[[ Dataset excerpts open ]]

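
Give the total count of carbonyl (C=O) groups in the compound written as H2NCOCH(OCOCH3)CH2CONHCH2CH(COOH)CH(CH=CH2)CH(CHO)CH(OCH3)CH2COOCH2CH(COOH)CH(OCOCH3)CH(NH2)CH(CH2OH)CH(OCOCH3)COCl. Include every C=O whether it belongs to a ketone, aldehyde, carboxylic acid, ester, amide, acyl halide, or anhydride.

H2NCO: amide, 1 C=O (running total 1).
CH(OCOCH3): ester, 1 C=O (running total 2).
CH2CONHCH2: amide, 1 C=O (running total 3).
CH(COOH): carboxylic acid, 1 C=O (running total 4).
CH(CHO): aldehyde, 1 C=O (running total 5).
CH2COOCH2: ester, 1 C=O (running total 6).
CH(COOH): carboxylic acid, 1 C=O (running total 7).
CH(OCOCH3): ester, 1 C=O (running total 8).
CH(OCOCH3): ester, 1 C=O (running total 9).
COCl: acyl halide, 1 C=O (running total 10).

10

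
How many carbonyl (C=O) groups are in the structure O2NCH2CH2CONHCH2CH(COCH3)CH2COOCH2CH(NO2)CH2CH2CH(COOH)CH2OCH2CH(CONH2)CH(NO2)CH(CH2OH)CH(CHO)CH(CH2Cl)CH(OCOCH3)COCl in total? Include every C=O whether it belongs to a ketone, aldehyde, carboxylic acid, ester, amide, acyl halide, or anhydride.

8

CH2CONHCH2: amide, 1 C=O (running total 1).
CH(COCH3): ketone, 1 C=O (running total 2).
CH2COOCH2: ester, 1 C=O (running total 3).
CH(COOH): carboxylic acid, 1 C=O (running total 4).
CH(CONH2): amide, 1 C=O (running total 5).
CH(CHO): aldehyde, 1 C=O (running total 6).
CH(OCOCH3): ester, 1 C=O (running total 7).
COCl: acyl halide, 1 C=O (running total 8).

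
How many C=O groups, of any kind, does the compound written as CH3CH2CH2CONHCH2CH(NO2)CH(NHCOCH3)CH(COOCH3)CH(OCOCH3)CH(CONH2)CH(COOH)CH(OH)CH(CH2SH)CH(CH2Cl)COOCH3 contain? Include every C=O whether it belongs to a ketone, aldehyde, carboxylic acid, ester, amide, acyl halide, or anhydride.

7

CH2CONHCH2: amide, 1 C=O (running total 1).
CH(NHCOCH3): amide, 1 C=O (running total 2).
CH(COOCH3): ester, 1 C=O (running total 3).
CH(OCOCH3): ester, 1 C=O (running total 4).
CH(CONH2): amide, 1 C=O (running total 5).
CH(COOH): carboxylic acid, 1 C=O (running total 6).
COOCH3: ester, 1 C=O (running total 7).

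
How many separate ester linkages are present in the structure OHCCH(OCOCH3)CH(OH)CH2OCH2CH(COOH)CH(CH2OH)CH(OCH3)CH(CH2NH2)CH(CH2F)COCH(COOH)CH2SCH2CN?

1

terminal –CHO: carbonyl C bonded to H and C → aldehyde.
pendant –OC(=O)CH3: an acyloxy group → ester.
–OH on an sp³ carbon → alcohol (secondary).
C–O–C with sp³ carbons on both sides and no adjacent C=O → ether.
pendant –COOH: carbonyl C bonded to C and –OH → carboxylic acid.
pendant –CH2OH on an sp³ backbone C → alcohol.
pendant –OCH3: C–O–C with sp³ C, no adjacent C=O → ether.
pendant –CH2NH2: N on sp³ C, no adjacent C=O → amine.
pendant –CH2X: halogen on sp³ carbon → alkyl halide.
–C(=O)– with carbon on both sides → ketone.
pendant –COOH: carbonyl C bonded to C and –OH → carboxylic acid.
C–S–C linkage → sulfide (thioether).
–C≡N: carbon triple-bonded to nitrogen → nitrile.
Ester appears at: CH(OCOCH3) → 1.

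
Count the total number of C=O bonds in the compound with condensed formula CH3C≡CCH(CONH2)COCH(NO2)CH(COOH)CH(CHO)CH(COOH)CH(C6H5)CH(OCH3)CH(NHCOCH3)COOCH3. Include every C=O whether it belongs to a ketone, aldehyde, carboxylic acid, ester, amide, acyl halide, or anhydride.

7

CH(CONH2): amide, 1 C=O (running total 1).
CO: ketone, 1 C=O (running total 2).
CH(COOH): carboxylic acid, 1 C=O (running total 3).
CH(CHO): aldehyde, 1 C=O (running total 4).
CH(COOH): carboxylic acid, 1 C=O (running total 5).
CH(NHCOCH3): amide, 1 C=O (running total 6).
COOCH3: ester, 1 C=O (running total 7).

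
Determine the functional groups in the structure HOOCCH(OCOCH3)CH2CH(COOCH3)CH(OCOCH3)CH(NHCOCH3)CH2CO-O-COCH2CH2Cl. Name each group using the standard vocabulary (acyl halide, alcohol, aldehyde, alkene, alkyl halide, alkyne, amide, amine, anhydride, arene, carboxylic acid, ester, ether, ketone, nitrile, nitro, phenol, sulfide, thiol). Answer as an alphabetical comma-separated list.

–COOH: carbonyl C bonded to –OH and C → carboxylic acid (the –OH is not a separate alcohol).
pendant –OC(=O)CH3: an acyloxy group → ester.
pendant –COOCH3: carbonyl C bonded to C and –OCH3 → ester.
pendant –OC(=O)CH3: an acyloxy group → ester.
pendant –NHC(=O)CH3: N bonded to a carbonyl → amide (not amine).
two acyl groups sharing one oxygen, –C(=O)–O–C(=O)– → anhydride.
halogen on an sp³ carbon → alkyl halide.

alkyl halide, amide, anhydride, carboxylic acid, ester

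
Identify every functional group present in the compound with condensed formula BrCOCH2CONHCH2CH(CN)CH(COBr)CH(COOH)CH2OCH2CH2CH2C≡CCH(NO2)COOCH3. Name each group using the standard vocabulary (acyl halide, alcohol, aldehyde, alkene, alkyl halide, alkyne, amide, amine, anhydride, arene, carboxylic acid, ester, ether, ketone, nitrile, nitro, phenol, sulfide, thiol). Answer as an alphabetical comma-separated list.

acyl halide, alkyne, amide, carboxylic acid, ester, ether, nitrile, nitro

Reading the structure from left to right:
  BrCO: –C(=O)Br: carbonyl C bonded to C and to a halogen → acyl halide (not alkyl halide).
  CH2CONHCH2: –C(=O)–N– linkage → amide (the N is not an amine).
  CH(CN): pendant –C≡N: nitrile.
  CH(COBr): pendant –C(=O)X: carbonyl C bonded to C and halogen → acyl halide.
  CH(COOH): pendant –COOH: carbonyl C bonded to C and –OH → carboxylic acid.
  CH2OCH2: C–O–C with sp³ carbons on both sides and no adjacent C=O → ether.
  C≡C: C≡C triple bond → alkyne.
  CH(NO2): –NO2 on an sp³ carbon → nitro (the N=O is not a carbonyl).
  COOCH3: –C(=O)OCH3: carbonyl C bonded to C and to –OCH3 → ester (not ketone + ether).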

[[ Dataset excerpts closed ]]

Task statement |
Your reply should repeat the entire listing, word for word and complete.

Solved problem |
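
Give the total count of carbonyl (C=O) groups in the compound written as H2NCOCH(OCOCH3)CH2CONHCH2CH(COOH)CH(CH=CH2)CH(CHO)CH(OCH3)CH2COOCH2CH(COOH)CH(OCOCH3)CH(NH2)CH(CH2OH)CH(OCOCH3)COCl. Include every C=O whether it belongs to a ketone, aldehyde, carboxylic acid, ester, amide, acyl halide, or anhydride.

H2NCO: amide, 1 C=O (running total 1).
CH(OCOCH3): ester, 1 C=O (running total 2).
CH2CONHCH2: amide, 1 C=O (running total 3).
CH(COOH): carboxylic acid, 1 C=O (running total 4).
CH(CHO): aldehyde, 1 C=O (running total 5).
CH2COOCH2: ester, 1 C=O (running total 6).
CH(COOH): carboxylic acid, 1 C=O (running total 7).
CH(OCOCH3): ester, 1 C=O (running total 8).
CH(OCOCH3): ester, 1 C=O (running total 9).
COCl: acyl halide, 1 C=O (running total 10).

10

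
How many carbonyl (C=O) groups are in the structure O2NCH2CH2CONHCH2CH(COCH3)CH2COOCH2CH(NO2)CH2CH2CH(COOH)CH2OCH2CH(CONH2)CH(NO2)CH(CH2OH)CH(CHO)CH(CH2Cl)CH(OCOCH3)COCl in total? Include every C=O whether it belongs to a ketone, aldehyde, carboxylic acid, ester, amide, acyl halide, or anhydride.

8

CH2CONHCH2: amide, 1 C=O (running total 1).
CH(COCH3): ketone, 1 C=O (running total 2).
CH2COOCH2: ester, 1 C=O (running total 3).
CH(COOH): carboxylic acid, 1 C=O (running total 4).
CH(CONH2): amide, 1 C=O (running total 5).
CH(CHO): aldehyde, 1 C=O (running total 6).
CH(OCOCH3): ester, 1 C=O (running total 7).
COCl: acyl halide, 1 C=O (running total 8).

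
How many C=O groups, of any kind, does the compound written as CH3CH2CH2CONHCH2CH(NO2)CH(NHCOCH3)CH(COOCH3)CH(OCOCH3)CH(CONH2)CH(COOH)CH(OH)CH(CH2SH)CH(CH2Cl)COOCH3 contain? Include every C=O whether it belongs to a ketone, aldehyde, carboxylic acid, ester, amide, acyl halide, or anhydride.

7

CH2CONHCH2: amide, 1 C=O (running total 1).
CH(NHCOCH3): amide, 1 C=O (running total 2).
CH(COOCH3): ester, 1 C=O (running total 3).
CH(OCOCH3): ester, 1 C=O (running total 4).
CH(CONH2): amide, 1 C=O (running total 5).
CH(COOH): carboxylic acid, 1 C=O (running total 6).
COOCH3: ester, 1 C=O (running total 7).

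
How many separate ester linkages are present in the structure OHCCH(OCOCH3)CH(OH)CH2OCH2CH(COOH)CH(CH2OH)CH(OCH3)CH(CH2NH2)CH(CH2F)COCH(COOH)CH2SCH2CN?

1

terminal –CHO: carbonyl C bonded to H and C → aldehyde.
pendant –OC(=O)CH3: an acyloxy group → ester.
–OH on an sp³ carbon → alcohol (secondary).
C–O–C with sp³ carbons on both sides and no adjacent C=O → ether.
pendant –COOH: carbonyl C bonded to C and –OH → carboxylic acid.
pendant –CH2OH on an sp³ backbone C → alcohol.
pendant –OCH3: C–O–C with sp³ C, no adjacent C=O → ether.
pendant –CH2NH2: N on sp³ C, no adjacent C=O → amine.
pendant –CH2X: halogen on sp³ carbon → alkyl halide.
–C(=O)– with carbon on both sides → ketone.
pendant –COOH: carbonyl C bonded to C and –OH → carboxylic acid.
C–S–C linkage → sulfide (thioether).
–C≡N: carbon triple-bonded to nitrogen → nitrile.
Ester appears at: CH(OCOCH3) → 1.

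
Count the total number of C=O bonds in the compound with condensed formula CH3C≡CCH(CONH2)COCH(NO2)CH(COOH)CH(CHO)CH(COOH)CH(C6H5)CH(OCH3)CH(NHCOCH3)COOCH3. Include every C=O whether it belongs to a ketone, aldehyde, carboxylic acid, ester, amide, acyl halide, or anhydride.

7

CH(CONH2): amide, 1 C=O (running total 1).
CO: ketone, 1 C=O (running total 2).
CH(COOH): carboxylic acid, 1 C=O (running total 3).
CH(CHO): aldehyde, 1 C=O (running total 4).
CH(COOH): carboxylic acid, 1 C=O (running total 5).
CH(NHCOCH3): amide, 1 C=O (running total 6).
COOCH3: ester, 1 C=O (running total 7).

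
Determine the functional groups in the structure HOOCCH(OCOCH3)CH2CH(COOCH3)CH(OCOCH3)CH(NHCOCH3)CH2CO-O-COCH2CH2Cl. Name each group using the standard vocabulary (acyl halide, alcohol, aldehyde, alkene, alkyl halide, alkyne, amide, amine, anhydride, arene, carboxylic acid, ester, ether, ketone, nitrile, nitro, phenol, sulfide, thiol). Answer as an alphabetical comma-separated list.

–COOH: carbonyl C bonded to –OH and C → carboxylic acid (the –OH is not a separate alcohol).
pendant –OC(=O)CH3: an acyloxy group → ester.
pendant –COOCH3: carbonyl C bonded to C and –OCH3 → ester.
pendant –OC(=O)CH3: an acyloxy group → ester.
pendant –NHC(=O)CH3: N bonded to a carbonyl → amide (not amine).
two acyl groups sharing one oxygen, –C(=O)–O–C(=O)– → anhydride.
halogen on an sp³ carbon → alkyl halide.

alkyl halide, amide, anhydride, carboxylic acid, ester

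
Identify every functional group present in the compound with condensed formula BrCOCH2CONHCH2CH(CN)CH(COBr)CH(COOH)CH2OCH2CH2CH2C≡CCH(NO2)COOCH3. Name each group using the standard vocabulary (acyl halide, alcohol, aldehyde, alkene, alkyl halide, alkyne, amide, amine, anhydride, arene, carboxylic acid, ester, ether, ketone, nitrile, nitro, phenol, sulfide, thiol). Answer as an alphabetical comma-separated list.

acyl halide, alkyne, amide, carboxylic acid, ester, ether, nitrile, nitro

Reading the structure from left to right:
  BrCO: –C(=O)Br: carbonyl C bonded to C and to a halogen → acyl halide (not alkyl halide).
  CH2CONHCH2: –C(=O)–N– linkage → amide (the N is not an amine).
  CH(CN): pendant –C≡N: nitrile.
  CH(COBr): pendant –C(=O)X: carbonyl C bonded to C and halogen → acyl halide.
  CH(COOH): pendant –COOH: carbonyl C bonded to C and –OH → carboxylic acid.
  CH2OCH2: C–O–C with sp³ carbons on both sides and no adjacent C=O → ether.
  C≡C: C≡C triple bond → alkyne.
  CH(NO2): –NO2 on an sp³ carbon → nitro (the N=O is not a carbonyl).
  COOCH3: –C(=O)OCH3: carbonyl C bonded to C and to –OCH3 → ester (not ketone + ether).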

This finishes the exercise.